BEGIN

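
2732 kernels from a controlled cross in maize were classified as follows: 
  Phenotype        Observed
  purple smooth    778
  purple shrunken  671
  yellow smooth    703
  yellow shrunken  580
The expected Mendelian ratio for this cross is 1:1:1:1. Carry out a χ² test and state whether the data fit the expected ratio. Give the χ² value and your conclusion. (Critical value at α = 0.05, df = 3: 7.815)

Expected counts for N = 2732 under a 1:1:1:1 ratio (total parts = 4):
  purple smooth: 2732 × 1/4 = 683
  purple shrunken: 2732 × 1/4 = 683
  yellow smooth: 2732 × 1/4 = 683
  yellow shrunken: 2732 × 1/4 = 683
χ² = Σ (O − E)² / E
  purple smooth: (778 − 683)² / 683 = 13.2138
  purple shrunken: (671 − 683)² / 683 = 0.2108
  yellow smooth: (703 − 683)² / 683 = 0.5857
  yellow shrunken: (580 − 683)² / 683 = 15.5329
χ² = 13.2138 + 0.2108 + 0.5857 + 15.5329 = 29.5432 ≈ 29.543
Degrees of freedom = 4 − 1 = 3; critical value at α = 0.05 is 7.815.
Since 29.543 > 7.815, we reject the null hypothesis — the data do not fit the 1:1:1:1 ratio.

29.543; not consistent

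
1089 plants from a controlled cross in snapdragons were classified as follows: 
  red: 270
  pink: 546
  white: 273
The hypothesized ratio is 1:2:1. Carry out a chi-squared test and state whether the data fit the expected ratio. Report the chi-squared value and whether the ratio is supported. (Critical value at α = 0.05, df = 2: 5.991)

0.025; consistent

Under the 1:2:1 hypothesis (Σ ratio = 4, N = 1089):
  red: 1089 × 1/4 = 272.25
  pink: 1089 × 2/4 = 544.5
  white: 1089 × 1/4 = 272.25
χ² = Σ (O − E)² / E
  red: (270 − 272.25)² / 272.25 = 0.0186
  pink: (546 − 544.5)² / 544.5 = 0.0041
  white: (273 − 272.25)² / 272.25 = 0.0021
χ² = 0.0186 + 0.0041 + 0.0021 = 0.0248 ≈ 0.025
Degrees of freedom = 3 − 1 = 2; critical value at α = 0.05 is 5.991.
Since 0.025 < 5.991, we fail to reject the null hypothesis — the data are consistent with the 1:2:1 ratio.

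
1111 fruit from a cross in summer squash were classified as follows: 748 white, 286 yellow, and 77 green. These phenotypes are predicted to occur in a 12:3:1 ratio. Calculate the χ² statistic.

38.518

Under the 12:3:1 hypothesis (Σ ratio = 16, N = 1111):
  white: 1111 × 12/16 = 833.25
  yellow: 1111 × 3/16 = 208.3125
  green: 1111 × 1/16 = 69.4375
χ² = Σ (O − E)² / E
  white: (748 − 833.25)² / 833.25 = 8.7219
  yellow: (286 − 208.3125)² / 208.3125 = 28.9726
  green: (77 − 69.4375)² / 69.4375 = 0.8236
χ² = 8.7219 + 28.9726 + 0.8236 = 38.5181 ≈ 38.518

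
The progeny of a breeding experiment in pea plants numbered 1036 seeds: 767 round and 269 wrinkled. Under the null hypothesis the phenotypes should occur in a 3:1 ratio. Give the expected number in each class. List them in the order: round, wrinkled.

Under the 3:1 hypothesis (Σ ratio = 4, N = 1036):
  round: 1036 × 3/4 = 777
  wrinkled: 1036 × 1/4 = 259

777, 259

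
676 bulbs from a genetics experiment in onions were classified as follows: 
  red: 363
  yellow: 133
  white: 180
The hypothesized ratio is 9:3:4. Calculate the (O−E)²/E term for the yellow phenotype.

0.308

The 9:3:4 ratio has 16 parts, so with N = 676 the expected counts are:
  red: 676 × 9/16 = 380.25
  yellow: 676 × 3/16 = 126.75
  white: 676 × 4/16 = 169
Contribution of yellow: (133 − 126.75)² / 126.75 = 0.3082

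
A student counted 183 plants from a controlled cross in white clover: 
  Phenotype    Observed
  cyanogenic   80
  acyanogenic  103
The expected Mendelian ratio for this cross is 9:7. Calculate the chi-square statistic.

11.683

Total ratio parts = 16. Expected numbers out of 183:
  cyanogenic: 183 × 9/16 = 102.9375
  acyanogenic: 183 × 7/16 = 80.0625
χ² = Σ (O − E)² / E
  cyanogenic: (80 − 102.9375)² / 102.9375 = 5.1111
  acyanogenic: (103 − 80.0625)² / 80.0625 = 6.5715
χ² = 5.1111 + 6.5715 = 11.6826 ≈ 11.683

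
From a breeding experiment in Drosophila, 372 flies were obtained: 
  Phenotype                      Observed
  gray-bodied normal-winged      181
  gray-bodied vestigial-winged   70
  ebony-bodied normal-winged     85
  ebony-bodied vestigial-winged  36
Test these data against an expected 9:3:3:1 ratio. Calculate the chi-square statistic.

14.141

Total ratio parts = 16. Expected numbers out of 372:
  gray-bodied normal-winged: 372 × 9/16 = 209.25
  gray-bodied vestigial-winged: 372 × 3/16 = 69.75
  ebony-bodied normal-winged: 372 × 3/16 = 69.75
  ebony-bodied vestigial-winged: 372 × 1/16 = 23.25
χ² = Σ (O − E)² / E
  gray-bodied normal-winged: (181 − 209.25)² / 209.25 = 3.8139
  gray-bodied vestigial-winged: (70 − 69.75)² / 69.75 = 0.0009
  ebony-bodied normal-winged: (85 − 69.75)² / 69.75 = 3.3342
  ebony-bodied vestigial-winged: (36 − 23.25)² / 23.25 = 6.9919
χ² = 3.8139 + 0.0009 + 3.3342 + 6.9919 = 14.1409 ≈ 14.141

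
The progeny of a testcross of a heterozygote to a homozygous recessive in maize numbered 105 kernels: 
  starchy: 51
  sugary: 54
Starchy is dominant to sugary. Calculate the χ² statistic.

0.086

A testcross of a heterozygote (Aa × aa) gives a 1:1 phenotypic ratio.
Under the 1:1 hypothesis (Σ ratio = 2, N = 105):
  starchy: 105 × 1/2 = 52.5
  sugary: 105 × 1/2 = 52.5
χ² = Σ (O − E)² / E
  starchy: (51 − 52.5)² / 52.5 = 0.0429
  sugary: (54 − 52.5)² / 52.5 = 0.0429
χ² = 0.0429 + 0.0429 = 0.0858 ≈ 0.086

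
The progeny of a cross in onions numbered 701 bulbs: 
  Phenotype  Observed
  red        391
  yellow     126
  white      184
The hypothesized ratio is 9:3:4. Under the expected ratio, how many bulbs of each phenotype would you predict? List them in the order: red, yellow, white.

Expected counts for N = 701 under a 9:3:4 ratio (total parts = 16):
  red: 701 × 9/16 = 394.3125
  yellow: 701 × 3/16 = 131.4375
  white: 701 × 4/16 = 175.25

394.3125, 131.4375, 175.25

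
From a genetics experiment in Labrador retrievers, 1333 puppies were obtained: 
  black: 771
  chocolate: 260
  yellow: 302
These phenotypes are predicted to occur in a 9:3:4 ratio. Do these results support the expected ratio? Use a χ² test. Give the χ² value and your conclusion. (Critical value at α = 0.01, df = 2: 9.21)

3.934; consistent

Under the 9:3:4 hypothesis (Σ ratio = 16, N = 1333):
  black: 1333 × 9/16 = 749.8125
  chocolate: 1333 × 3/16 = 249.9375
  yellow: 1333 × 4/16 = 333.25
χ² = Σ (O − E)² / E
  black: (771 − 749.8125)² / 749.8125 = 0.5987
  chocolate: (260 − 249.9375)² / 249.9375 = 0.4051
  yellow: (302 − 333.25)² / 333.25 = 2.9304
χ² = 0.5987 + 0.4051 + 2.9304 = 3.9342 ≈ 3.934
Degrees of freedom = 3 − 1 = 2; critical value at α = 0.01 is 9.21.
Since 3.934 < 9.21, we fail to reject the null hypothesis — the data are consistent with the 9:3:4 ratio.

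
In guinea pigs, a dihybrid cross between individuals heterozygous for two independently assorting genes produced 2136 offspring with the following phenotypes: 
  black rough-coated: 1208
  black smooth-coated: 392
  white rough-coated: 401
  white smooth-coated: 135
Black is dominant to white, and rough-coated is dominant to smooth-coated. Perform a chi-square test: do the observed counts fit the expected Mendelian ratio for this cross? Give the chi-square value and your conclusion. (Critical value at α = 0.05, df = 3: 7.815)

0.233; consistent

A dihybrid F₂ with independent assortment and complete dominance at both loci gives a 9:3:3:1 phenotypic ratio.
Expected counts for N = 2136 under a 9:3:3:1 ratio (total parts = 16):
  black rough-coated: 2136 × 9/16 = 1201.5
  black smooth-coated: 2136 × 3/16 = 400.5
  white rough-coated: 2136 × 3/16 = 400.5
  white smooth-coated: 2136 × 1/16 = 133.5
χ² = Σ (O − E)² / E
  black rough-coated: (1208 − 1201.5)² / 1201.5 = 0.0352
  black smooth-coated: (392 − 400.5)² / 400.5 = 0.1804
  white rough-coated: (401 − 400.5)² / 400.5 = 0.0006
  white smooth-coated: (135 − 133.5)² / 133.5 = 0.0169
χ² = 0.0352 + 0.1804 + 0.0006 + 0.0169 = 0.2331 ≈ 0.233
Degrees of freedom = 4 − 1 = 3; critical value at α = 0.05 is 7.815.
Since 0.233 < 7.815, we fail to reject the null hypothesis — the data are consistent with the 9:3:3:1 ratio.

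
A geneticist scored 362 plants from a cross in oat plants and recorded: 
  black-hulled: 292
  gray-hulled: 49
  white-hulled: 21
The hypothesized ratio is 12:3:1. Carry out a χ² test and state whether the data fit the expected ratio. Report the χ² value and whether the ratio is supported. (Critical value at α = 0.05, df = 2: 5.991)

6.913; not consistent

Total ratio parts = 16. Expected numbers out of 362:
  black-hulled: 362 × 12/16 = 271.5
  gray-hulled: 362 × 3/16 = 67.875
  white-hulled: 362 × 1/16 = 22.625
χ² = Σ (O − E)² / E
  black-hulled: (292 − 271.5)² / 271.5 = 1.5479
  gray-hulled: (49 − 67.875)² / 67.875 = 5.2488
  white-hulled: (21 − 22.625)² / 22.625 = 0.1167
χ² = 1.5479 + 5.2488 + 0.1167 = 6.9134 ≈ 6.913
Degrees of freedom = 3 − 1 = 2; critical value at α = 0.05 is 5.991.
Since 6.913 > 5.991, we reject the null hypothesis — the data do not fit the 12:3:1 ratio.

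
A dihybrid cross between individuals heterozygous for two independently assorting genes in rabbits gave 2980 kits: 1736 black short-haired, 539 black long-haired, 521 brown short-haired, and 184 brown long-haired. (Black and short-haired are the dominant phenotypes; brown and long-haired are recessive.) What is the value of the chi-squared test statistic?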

END

#### What this task involves
Lines from the entries that contain the string "recessive" are what must be copied.

#### Solution
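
The progeny of a testcross of a heterozygote to a homozygous recessive in maize numbered 105 kernels: 
A dihybrid cross between individuals heterozygous for two independently assorting genes in rabbits gave 2980 kits: 1736 black short-haired, 539 black long-haired, 521 brown short-haired, and 184 brown long-haired. (Black and short-haired are the dominant phenotypes; brown and long-haired are recessive.) What is the value of the chi-squared test statistic?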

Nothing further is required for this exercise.